== Segment start ==

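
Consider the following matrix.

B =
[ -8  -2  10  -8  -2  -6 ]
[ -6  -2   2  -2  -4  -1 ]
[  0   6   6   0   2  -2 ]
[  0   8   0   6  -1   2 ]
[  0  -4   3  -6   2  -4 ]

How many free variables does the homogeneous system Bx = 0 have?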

== Segment end ==
== Segment start ==

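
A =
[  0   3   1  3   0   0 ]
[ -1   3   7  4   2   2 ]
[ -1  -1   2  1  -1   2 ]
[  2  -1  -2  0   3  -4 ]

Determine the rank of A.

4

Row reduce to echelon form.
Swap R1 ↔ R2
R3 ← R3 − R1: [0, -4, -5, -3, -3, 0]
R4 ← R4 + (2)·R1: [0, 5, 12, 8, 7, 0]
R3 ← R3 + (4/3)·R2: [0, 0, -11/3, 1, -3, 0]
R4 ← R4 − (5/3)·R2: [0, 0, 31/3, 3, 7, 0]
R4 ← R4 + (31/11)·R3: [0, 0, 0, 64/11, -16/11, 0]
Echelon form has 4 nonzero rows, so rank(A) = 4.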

== Segment end ==
== Segment start ==

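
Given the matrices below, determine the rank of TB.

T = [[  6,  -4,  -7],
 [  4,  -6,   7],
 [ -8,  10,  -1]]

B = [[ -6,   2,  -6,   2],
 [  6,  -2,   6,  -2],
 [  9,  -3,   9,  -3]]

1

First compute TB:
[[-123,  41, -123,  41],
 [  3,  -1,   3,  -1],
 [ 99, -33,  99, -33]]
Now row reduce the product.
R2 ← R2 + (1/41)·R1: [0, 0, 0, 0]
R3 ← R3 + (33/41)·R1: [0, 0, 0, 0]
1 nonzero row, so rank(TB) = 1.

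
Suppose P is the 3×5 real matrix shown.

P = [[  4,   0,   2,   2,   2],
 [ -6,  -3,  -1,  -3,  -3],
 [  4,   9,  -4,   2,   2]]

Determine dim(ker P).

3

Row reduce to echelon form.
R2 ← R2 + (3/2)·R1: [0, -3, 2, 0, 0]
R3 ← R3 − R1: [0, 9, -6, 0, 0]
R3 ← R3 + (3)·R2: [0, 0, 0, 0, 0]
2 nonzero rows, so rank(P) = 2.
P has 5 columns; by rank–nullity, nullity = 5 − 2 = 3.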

== Segment end ==

Exercise aim >> An answer is complete only when it holds every line above containing the string "matrix".

Answer box >>
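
Consider the following matrix.
Suppose P is the 3×5 real matrix shown.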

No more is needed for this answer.